*** Begin section ***

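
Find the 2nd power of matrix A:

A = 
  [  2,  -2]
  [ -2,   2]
A² = A·A:
A²[1,1] = (2)(2) + (-2)(-2) = 8
A²[1,2] = (2)(-2) + (-2)(2) = -8
A²[2,1] = (-2)(2) + (2)(-2) = -8
A²[2,2] = (-2)(-2) + (2)(2) = 8
A² = 
  [  8,  -8]
  [ -8,   8]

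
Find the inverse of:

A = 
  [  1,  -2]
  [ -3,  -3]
det(A) = (1)(-3) - (-2)(-3) = -9
For a 2×2 matrix, A⁻¹ = (1/det(A)) · [[d, -b], [-c, a]]
    = (-1/9) · [[-3, 2], [3, 1]]

A⁻¹ = 
  [ 1/3, -2/9]
  [-1/3, -1/9]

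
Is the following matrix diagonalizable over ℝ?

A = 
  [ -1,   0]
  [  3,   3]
Yes

tr(A) = 2, det(A) = -3
Characteristic polynomial: λ² - tr(A)λ + det(A) = λ² - 2λ - 3
λ² - 2λ - 3 = (λ + 1)(λ - 3)
Eigenvalues: 3, -1
λ=-1: alg. mult. = 1, geom. mult. = 2 - rank(A - (-1)I) = 2 - 1 = 1
λ=3: alg. mult. = 1, geom. mult. = 2 - rank(A - (3)I) = 2 - 1 = 1
Sum of geometric multiplicities equals n, so A has n independent eigenvectors.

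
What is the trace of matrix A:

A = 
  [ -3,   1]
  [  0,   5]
2

tr(A) = -3 + 5 = 2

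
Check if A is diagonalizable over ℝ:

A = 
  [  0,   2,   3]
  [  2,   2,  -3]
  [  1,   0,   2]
No

Characteristic polynomial: det(λI - A) = λ³ - 4λ² - 3λ + 20
By the rational root theorem any rational root is an integer dividing 20; none of those is a root, so p(λ) has no rational roots and hence (being an irreducible cubic) no repeated roots.
Discriminant of the cubic: Δ = -1108
Δ < 0 ⇒ one real eigenvalue and a complex-conjugate pair: λ ≈ 3.039 + 0.6264i, 3.039 - 0.6264i, -2.078
Has complex eigenvalues (not diagonalizable over ℝ).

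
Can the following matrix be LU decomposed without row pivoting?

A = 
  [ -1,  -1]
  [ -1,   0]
Yes.
A[1,1] = -1 ≠ 0, so Gaussian elimination proceeds without a row swap: multiplier ℓ₂₁ = (-1)/(-1) = 1, and U[2,2] = 0 - (1)(-1) = 1.
L = 
  [  1,   0]
  [  1,   1]
U = 
  [ -1,  -1]
  [  0,   1]
Check row 2 of LU: [(1)(-1), (1)(-1) + 1] = [-1, 0] = row 2 of A ✓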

*** End section ***

## Required action
The whole of the data is to be returned with every line intact.

## Answer for the task
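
Find the 2nd power of matrix A:

A = 
  [  2,  -2]
  [ -2,   2]
A² = A·A:
A²[1,1] = (2)(2) + (-2)(-2) = 8
A²[1,2] = (2)(-2) + (-2)(2) = -8
A²[2,1] = (-2)(2) + (2)(-2) = -8
A²[2,2] = (-2)(-2) + (2)(2) = 8
A² = 
  [  8,  -8]
  [ -8,   8]

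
Find the inverse of:

A = 
  [  1,  -2]
  [ -3,  -3]
det(A) = (1)(-3) - (-2)(-3) = -9
For a 2×2 matrix, A⁻¹ = (1/det(A)) · [[d, -b], [-c, a]]
    = (-1/9) · [[-3, 2], [3, 1]]

A⁻¹ = 
  [ 1/3, -2/9]
  [-1/3, -1/9]

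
Is the following matrix diagonalizable over ℝ?

A = 
  [ -1,   0]
  [  3,   3]
Yes

tr(A) = 2, det(A) = -3
Characteristic polynomial: λ² - tr(A)λ + det(A) = λ² - 2λ - 3
λ² - 2λ - 3 = (λ + 1)(λ - 3)
Eigenvalues: 3, -1
λ=-1: alg. mult. = 1, geom. mult. = 2 - rank(A - (-1)I) = 2 - 1 = 1
λ=3: alg. mult. = 1, geom. mult. = 2 - rank(A - (3)I) = 2 - 1 = 1
Sum of geometric multiplicities equals n, so A has n independent eigenvectors.

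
What is the trace of matrix A:

A = 
  [ -3,   1]
  [  0,   5]
2

tr(A) = -3 + 5 = 2

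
Check if A is diagonalizable over ℝ:

A = 
  [  0,   2,   3]
  [  2,   2,  -3]
  [  1,   0,   2]
No

Characteristic polynomial: det(λI - A) = λ³ - 4λ² - 3λ + 20
By the rational root theorem any rational root is an integer dividing 20; none of those is a root, so p(λ) has no rational roots and hence (being an irreducible cubic) no repeated roots.
Discriminant of the cubic: Δ = -1108
Δ < 0 ⇒ one real eigenvalue and a complex-conjugate pair: λ ≈ 3.039 + 0.6264i, 3.039 - 0.6264i, -2.078
Has complex eigenvalues (not diagonalizable over ℝ).

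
Can the following matrix be LU decomposed without row pivoting?

A = 
  [ -1,  -1]
  [ -1,   0]
Yes.
A[1,1] = -1 ≠ 0, so Gaussian elimination proceeds without a row swap: multiplier ℓ₂₁ = (-1)/(-1) = 1, and U[2,2] = 0 - (1)(-1) = 1.
L = 
  [  1,   0]
  [  1,   1]
U = 
  [ -1,  -1]
  [  0,   1]
Check row 2 of LU: [(1)(-1), (1)(-1) + 1] = [-1, 0] = row 2 of A ✓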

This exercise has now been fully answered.